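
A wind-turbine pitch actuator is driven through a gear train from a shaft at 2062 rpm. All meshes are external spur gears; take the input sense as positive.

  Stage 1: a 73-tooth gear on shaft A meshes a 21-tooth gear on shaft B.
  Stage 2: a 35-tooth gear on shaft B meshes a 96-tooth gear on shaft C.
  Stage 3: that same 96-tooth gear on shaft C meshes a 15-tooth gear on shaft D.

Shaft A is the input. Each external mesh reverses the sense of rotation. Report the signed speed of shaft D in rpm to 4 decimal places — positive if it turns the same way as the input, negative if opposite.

-16725.1111 rpm (opposite to input, |ω| = 16725.1111 rpm)

Stage 1 [73T→21T]: ω = 2062.0000×73/21 = 7167.9048 rpm, dir flips to −; running = −7167.9048
Stage 2 [35T→96T]: ω = 7167.9048×35/96 = 2613.2986 rpm, dir flips to +; running = +2613.2986
Stage 3 [96T→15T]: ω = 2613.2986×96/15 = 16725.1111 rpm, dir flips to −; running = −16725.1111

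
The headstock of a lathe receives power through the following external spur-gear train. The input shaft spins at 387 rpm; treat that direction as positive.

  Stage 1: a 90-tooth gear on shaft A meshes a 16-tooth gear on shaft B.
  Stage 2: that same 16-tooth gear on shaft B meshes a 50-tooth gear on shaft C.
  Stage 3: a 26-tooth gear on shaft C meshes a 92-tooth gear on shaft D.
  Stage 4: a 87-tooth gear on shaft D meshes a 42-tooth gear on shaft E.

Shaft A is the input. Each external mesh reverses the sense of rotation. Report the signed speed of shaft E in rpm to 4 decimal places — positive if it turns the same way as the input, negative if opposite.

Stage 1 [90T→16T]: ω = 387.0000×90/16 = 2176.8750 rpm, dir flips to −; running = −2176.8750
Stage 2 [16T→50T]: ω = 2176.8750×16/50 = 696.6000 rpm, dir flips to +; running = +696.6000
Stage 3 [26T→92T]: ω = 696.6000×26/92 = 196.8652 rpm, dir flips to −; running = −196.8652
Stage 4 [87T→42T]: ω = 196.8652×87/42 = 407.7922 rpm, dir flips to +; running = +407.7922

+407.7922 rpm (same as input, |ω| = 407.7922 rpm)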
────────
**Task**
Beginning with the first line of the records above, reproduce each line exactly, ending at the line that contains "Stage 3: a 26-tooth", and leave out everything else.

**Finished exercise**
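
A wind-turbine pitch actuator is driven through a gear train from a shaft at 2062 rpm. All meshes are external spur gears; take the input sense as positive.

  Stage 1: a 73-tooth gear on shaft A meshes a 21-tooth gear on shaft B.
  Stage 2: a 35-tooth gear on shaft B meshes a 96-tooth gear on shaft C.
  Stage 3: that same 96-tooth gear on shaft C meshes a 15-tooth gear on shaft D.

Shaft A is the input. Each external mesh reverses the sense of rotation. Report the signed speed of shaft D in rpm to 4 decimal places — positive if it turns the same way as the input, negative if opposite.

-16725.1111 rpm (opposite to input, |ω| = 16725.1111 rpm)

Stage 1 [73T→21T]: ω = 2062.0000×73/21 = 7167.9048 rpm, dir flips to −; running = −7167.9048
Stage 2 [35T→96T]: ω = 7167.9048×35/96 = 2613.2986 rpm, dir flips to +; running = +2613.2986
Stage 3 [96T→15T]: ω = 2613.2986×96/15 = 16725.1111 rpm, dir flips to −; running = −16725.1111

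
The headstock of a lathe receives power through the following external spur-gear train. The input shaft spins at 387 rpm; treat that direction as positive.

  Stage 1: a 90-tooth gear on shaft A meshes a 16-tooth gear on shaft B.
  Stage 2: that same 16-tooth gear on shaft B meshes a 50-tooth gear on shaft C.
  Stage 3: a 26-tooth gear on shaft C meshes a 92-tooth gear on shaft D.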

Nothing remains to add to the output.